[Items from a data source]
============

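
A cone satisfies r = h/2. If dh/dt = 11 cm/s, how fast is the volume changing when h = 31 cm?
10571π/4 cm³/s

V = (1/3)π(h/2)²h = πh³/12
dV/dt = πh²/4 · 11
At h = 31: dV/dt = 10571π/4 cm³/s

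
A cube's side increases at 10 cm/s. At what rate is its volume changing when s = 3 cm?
270 cm³/s

V = s³
dV/dt = 3s² · ds/dt = 3·3²·10 = 270 cm³/s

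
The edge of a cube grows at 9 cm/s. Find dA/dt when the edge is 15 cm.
1620 cm²/s

A = 6s²
dA/dt = 12s · ds/dt = 12·15·9 = 1620 cm²/s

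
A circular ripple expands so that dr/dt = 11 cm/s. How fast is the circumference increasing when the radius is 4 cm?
22π cm/s

C = 2πr
dC/dt = 2π · dr/dt = 2π · 11 = 22π cm/s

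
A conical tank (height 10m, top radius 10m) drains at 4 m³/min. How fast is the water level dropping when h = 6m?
1/(9π) ≈ 0.03537 m/min

r/h = 10/10, so r = h
V = (1/3)πr²h = (1/3)π(h)²h = (1/3)πh³
dV/dh = πh²
dh/dt = (dV/dt)/(dV/dh) = -4/(π·6²) = -1/(9π) m/min
The level is dropping at 1/(9π) ≈ 0.03537 m/min.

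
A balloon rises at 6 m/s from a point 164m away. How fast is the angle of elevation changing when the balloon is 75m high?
0.030257 rad/s

tan(θ) = y/164
sec²(θ) · dθ/dt = (1/164) · dy/dt
dθ/dt = cos²(θ)/164 · 6 = 164/(164² + 75²) · 6
dθ/dt = 0.030257 rad/s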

============

### Problem details
Set down all of the records shown above once more, exactly.

### Exercise response
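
A cone satisfies r = h/2. If dh/dt = 11 cm/s, how fast is the volume changing when h = 31 cm?
10571π/4 cm³/s

V = (1/3)π(h/2)²h = πh³/12
dV/dt = πh²/4 · 11
At h = 31: dV/dt = 10571π/4 cm³/s

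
A cube's side increases at 10 cm/s. At what rate is its volume changing when s = 3 cm?
270 cm³/s

V = s³
dV/dt = 3s² · ds/dt = 3·3²·10 = 270 cm³/s

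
The edge of a cube grows at 9 cm/s. Find dA/dt when the edge is 15 cm.
1620 cm²/s

A = 6s²
dA/dt = 12s · ds/dt = 12·15·9 = 1620 cm²/s

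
A circular ripple expands so that dr/dt = 11 cm/s. How fast is the circumference increasing when the radius is 4 cm?
22π cm/s

C = 2πr
dC/dt = 2π · dr/dt = 2π · 11 = 22π cm/s

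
A conical tank (height 10m, top radius 10m) drains at 4 m³/min. How fast is the water level dropping when h = 6m?
1/(9π) ≈ 0.03537 m/min

r/h = 10/10, so r = h
V = (1/3)πr²h = (1/3)π(h)²h = (1/3)πh³
dV/dh = πh²
dh/dt = (dV/dt)/(dV/dh) = -4/(π·6²) = -1/(9π) m/min
The level is dropping at 1/(9π) ≈ 0.03537 m/min.

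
A balloon rises at 6 m/s from a point 164m away. How fast is the angle of elevation changing when the balloon is 75m high?
0.030257 rad/s

tan(θ) = y/164
sec²(θ) · dθ/dt = (1/164) · dy/dt
dθ/dt = cos²(θ)/164 · 6 = 164/(164² + 75²) · 6
dθ/dt = 0.030257 rad/s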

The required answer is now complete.